• _WHAT TO PRODUCE_: Your reply should be an exact copy of the lines from the one that holds "In a discharge tube, a Li²⁺" to the end of the data below.

Stored records:

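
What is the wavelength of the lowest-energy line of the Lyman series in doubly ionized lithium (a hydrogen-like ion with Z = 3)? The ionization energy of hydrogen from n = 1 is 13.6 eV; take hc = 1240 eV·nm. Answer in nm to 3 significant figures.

13.5 nm

The Lyman series terminates on n_f = 1; the first line has n_i = 1+1 = 2.
ΔE = 122.4 × (1/1² − 1/2²) = 91.80 eV.
λ = 1240 / 91.80 = 13.5 nm.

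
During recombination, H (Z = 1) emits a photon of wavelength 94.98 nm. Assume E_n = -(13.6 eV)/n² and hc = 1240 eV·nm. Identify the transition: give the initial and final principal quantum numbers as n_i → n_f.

n_i = 5, n_f = 1

The photon energy is ΔE = hc/λ = 1240 / 94.98 = 13.06 eV.
With Z = 1, ΔE = 13.60 × (1/n_f² − 1/n_i²), so 1/n_f² − 1/n_i² = 0.9600.
Trying n_f = 1 gives 1/n_i² = 0.04005, i.e. n_i ≈ 5; this pair matches.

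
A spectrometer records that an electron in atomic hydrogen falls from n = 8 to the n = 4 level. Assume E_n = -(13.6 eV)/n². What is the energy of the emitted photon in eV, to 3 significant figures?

E_8 = −13.60/64 = −0.2125 eV and E_4 = −13.60/16 = −0.8500 eV.
The photon energy is |E_8 − E_4| = 0.638 eV.

0.638 eV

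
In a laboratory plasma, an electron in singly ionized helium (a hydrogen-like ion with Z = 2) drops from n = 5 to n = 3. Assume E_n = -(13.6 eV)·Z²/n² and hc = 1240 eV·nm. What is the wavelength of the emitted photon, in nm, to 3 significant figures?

For Z = 2 the level energies scale as Z², so the effective Rydberg energy is 13.6 × 4 = 54.40 eV.
ΔE = 54.40 × (1/3² − 1/5²) = 54.40 × 0.07111 = 3.868 eV.
λ = hc/ΔE = 1240 / 3.868 = 321 nm.

321 nm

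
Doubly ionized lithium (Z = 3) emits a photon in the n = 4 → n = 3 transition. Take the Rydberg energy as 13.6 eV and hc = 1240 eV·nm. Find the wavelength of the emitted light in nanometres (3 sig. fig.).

For Z = 3 the level energies scale as Z², so the effective Rydberg energy is 13.6 × 9 = 122.4 eV.
ΔE = 122.4 × (1/3² − 1/4²) = 122.4 × 0.04861 = 5.950 eV.
λ = hc/ΔE = 1240 / 5.950 = 208 nm.

208 nm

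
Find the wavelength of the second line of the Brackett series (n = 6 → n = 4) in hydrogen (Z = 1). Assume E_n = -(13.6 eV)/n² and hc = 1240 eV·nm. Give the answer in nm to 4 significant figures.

The Brackett series terminates on n_f = 4; the second line has n_i = 4+2 = 6.
ΔE = 13.60 × (1/4² − 1/6²) = 0.4722 eV.
λ = 1240 / 0.4722 = 2626 nm.

2626 nm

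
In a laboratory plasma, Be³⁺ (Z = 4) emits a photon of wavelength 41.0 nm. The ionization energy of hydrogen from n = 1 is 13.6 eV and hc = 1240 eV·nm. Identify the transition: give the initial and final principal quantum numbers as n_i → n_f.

The photon energy is ΔE = hc/λ = 1240 / 41.0 = 30.24 eV.
With Z = 4, ΔE = 217.6 × (1/n_f² − 1/n_i²), so 1/n_f² − 1/n_i² = 0.1390.
Trying n_f = 2 gives 1/n_i² = 0.1110, i.e. n_i ≈ 3; this pair matches.

n_i = 3, n_f = 2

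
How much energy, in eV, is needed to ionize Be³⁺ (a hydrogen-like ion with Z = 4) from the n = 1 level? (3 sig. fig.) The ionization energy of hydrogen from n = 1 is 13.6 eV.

E_n = −13.6 Z²/n² = −217.6/n² eV for Z = 4.
E_1 = −217.6/1 = −218 eV, so ionization (to E = 0) requires 218 eV.

218 eV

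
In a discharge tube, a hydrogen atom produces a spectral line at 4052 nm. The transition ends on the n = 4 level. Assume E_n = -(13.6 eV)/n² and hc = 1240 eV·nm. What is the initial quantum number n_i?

The photon energy is ΔE = hc/λ = 1240 / 4052 = 0.3060 eV.
With Z = 1, ΔE = 13.60 × (1/n_f² − 1/n_i²), so 1/n_f² − 1/n_i² = 0.02250.
With n_f = 4: 1/n_i² = 1/16 − 0.02250 = 0.04000, so n_i ≈ 5.00.

n_i = 5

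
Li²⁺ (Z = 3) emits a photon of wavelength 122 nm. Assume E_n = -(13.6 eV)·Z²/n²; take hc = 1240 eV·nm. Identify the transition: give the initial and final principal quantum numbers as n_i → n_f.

The photon energy is ΔE = hc/λ = 1240 / 122 = 10.16 eV.
With Z = 3, ΔE = 122.4 × (1/n_f² − 1/n_i²), so 1/n_f² − 1/n_i² = 0.08304.
Trying n_f = 3 gives 1/n_i² = 0.02807, i.e. n_i ≈ 6; this pair matches.

n_i = 6, n_f = 3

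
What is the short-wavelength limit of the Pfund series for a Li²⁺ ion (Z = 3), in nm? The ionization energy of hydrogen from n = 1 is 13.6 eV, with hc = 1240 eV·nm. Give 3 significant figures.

253 nm

The Pfund series has lower level n_f = 5; the series limit corresponds to n_i → ∞.
ΔE_max = 13.6 × 9 / 5² = 4.896 eV.
λ_min = 1240 / 4.896 = 253 nm.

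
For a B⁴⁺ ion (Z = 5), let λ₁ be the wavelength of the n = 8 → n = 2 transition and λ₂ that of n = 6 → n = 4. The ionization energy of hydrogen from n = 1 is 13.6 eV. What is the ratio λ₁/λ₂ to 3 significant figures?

0.148

λ ∝ 1/ΔE ∝ 1/(1/n_f² − 1/n_i²), and the Z² and hc factors cancel in the ratio.
λ₁/λ₂ = (1/4² − 1/6²)/(1/2² − 1/8²) = 0.03472/0.2344 = 0.148.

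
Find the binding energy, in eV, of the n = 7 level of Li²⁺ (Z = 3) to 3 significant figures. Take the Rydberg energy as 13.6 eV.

E_n = −13.6 Z²/n² = −122.4/n² eV for Z = 3.
E_7 = −122.4/49 = −2.50 eV, so ionization (to E = 0) requires 2.50 eV.

2.50 eV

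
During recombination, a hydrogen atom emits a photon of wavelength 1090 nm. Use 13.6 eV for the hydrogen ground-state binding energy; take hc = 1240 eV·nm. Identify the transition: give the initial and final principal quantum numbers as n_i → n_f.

n_i = 6, n_f = 3

The photon energy is ΔE = hc/λ = 1240 / 1090 = 1.138 eV.
With Z = 1, ΔE = 13.60 × (1/n_f² − 1/n_i²), so 1/n_f² − 1/n_i² = 0.08365.
Trying n_f = 3 gives 1/n_i² = 0.02746, i.e. n_i ≈ 6; this pair matches.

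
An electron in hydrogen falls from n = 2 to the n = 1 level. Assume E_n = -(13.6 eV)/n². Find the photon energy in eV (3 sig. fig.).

E_2 = −13.60/4 = −3.400 eV and E_1 = −13.60/1 = −13.60 eV.
The photon energy is |E_2 − E_1| = 10.2 eV.

10.2 eV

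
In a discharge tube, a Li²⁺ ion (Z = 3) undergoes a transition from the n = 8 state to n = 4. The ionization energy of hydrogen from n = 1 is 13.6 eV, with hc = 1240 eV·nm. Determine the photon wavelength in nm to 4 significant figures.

For Z = 3 the level energies scale as Z², so the effective Rydberg energy is 13.6 × 9 = 122.4 eV.
ΔE = 122.4 × (1/4² − 1/8²) = 122.4 × 0.04688 = 5.738 eV.
λ = hc/ΔE = 1240 / 5.738 = 216.1 nm.

216.1 nm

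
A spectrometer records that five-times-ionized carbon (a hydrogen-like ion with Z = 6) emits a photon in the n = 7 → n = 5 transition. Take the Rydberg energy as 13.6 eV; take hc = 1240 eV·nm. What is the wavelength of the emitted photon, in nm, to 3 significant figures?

129 nm

For Z = 6 the level energies scale as Z², so the effective Rydberg energy is 13.6 × 36 = 489.6 eV.
ΔE = 489.6 × (1/5² − 1/7²) = 489.6 × 0.01959 = 9.592 eV.
λ = hc/ΔE = 1240 / 9.592 = 129 nm.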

• _WRITTEN RESPONSE_:
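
In a discharge tube, a Li²⁺ ion (Z = 3) undergoes a transition from the n = 8 state to n = 4. The ionization energy of hydrogen from n = 1 is 13.6 eV, with hc = 1240 eV·nm. Determine the photon wavelength in nm to 4 significant figures.

For Z = 3 the level energies scale as Z², so the effective Rydberg energy is 13.6 × 9 = 122.4 eV.
ΔE = 122.4 × (1/4² − 1/8²) = 122.4 × 0.04688 = 5.738 eV.
λ = hc/ΔE = 1240 / 5.738 = 216.1 nm.

216.1 nm

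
A spectrometer records that five-times-ionized carbon (a hydrogen-like ion with Z = 6) emits a photon in the n = 7 → n = 5 transition. Take the Rydberg energy as 13.6 eV; take hc = 1240 eV·nm. What is the wavelength of the emitted photon, in nm, to 3 significant figures?

129 nm

For Z = 6 the level energies scale as Z², so the effective Rydberg energy is 13.6 × 36 = 489.6 eV.
ΔE = 489.6 × (1/5² − 1/7²) = 489.6 × 0.01959 = 9.592 eV.
λ = hc/ΔE = 1240 / 9.592 = 129 nm.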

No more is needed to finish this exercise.